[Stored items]
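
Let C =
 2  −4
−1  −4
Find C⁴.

[[80, 224], [56, 416]]

C² = [[8, 8], [2, 20]]
C³ = [[8, −64], [−16, −88]]
C⁴ = [[80, 224], [56, 416]]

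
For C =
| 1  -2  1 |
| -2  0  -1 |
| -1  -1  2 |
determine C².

[[4, -3, 5], [-1, 5, -4], [-1, 0, 4]]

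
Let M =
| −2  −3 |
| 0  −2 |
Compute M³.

[[−8, −36], [0, −8]]

M² = [[4, 12], [0, 4]]
M³ = [[−8, −36], [0, −8]]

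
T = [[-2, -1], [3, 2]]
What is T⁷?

[[-2, -1], [3, 2]]

T² = I (check: tr T = 0 and det T = -1), so T⁷ = T since 7 is odd.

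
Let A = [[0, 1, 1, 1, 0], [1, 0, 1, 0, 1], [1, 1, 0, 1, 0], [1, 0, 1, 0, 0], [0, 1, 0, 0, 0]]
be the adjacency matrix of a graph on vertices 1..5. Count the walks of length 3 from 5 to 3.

The number of length-3 walks from vertex 5 to vertex 3 is entry (5,3) of A³, where A is the adjacency matrix.
A² = [[3, 1, 2, 1, 1], [1, 3, 1, 2, 0], [2, 1, 3, 1, 1], [1, 2, 1, 2, 0], [1, 0, 1, 0, 1]]
A³ = [[4, 6, 5, 5, 1], [6, 2, 6, 2, 3], [5, 6, 4, 5, 1], [5, 2, 5, 2, 2], [1, 3, 1, 2, 0]]

1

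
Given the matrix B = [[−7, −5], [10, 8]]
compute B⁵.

tr B = 1 and det B = −6, so the characteristic polynomial is λ² − (1)λ + (−6) with roots 3 and −2.
Eigenvectors give P = [[−1, 1], [2, −1]] with P⁻¹ = [[1, 1], [2, 1]], and B = P·diag(3, −2)·P⁻¹.
Then B⁵ = P·diag(243, −32)·P⁻¹ = [[−243, −32], [486, 32]] · [[1, 1], [2, 1]] = [[−307, −275], [550, 518]].

[[−307, −275], [550, 518]]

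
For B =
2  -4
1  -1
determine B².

[[0, -4], [1, -3]]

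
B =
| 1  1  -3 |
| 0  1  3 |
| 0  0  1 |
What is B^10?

[[1, 10, 105], [0, 1, 30], [0, 0, 1]]

B = I + N where N = [[0, 1, -3], [0, 0, 3], [0, 0, 0]] is strictly upper-triangular, so N^3 = 0.
(I + N)^10 = I + 10·N + 45·N^2 = [[1, 10, 105], [0, 1, 30], [0, 0, 1]].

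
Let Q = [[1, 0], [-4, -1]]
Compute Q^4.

[[1, 0], [0, 1]]

Q^2 = [[1, 0], [0, 1]]
Q^3 = [[1, 0], [-4, -1]]
Q^4 = [[1, 0], [0, 1]]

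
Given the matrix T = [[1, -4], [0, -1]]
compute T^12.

[[1, 0], [0, 1]]

T² = I (check: tr T = 0 and det T = -1), so T^12 = I since 12 is even.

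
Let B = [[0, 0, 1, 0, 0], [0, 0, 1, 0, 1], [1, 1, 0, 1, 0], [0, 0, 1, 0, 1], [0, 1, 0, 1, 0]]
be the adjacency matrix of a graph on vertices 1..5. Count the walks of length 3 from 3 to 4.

The number of length-3 walks from vertex 3 to vertex 4 is entry (3,4) of B³, where B is the adjacency matrix.
B² = [[1, 1, 0, 1, 0], [1, 2, 0, 2, 0], [0, 0, 3, 0, 2], [1, 2, 0, 2, 0], [0, 0, 2, 0, 2]]
B³ = [[0, 0, 3, 0, 2], [0, 0, 5, 0, 4], [3, 5, 0, 5, 0], [0, 0, 5, 0, 4], [2, 4, 0, 4, 0]]

5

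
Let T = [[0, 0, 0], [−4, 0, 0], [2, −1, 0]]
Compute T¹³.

T is strictly triangular, hence nilpotent: T³ = 0, so T¹³ = 0.

[[0, 0, 0], [0, 0, 0], [0, 0, 0]]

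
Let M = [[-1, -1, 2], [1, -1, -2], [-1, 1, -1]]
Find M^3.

[[8, -4, -10], [-8, 8, -2], [-1, -5, 11]]

M^2 = [[-2, 4, -2], [0, -2, 6], [3, -1, -3]]
M^3 = [[8, -4, -10], [-8, 8, -2], [-1, -5, 11]]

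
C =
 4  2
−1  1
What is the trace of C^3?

35

tr C = 5 and det C = 6, so the characteristic polynomial is λ² − (5)λ + (6) with roots 3 and 2.
Eigenvectors give P = [[2, 1], [−1, −1]] with P⁻¹ = [[1, 1], [−1, −2]], and C = P·diag(3, 2)·P⁻¹.
Then C^3 = P·diag(27, 8)·P⁻¹ = [[54, 8], [−27, −8]] · [[1, 1], [−1, −2]] = [[46, 38], [−19, −11]].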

How to complete this task:
Print exactly the stretch of lines beginning with the one that holds "Compute T¹³." and ending at the last line above.

Answer box:
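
Compute T¹³.

T is strictly triangular, hence nilpotent: T³ = 0, so T¹³ = 0.

[[0, 0, 0], [0, 0, 0], [0, 0, 0]]

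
Let M = [[-1, -1, 2], [1, -1, -2], [-1, 1, -1]]
Find M^3.

[[8, -4, -10], [-8, 8, -2], [-1, -5, 11]]

M^2 = [[-2, 4, -2], [0, -2, 6], [3, -1, -3]]
M^3 = [[8, -4, -10], [-8, 8, -2], [-1, -5, 11]]

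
C =
 4  2
−1  1
What is the trace of C^3?

35

tr C = 5 and det C = 6, so the characteristic polynomial is λ² − (5)λ + (6) with roots 3 and 2.
Eigenvectors give P = [[2, 1], [−1, −1]] with P⁻¹ = [[1, 1], [−1, −2]], and C = P·diag(3, 2)·P⁻¹.
Then C^3 = P·diag(27, 8)·P⁻¹ = [[54, 8], [−27, −8]] · [[1, 1], [−1, −2]] = [[46, 38], [−19, −11]].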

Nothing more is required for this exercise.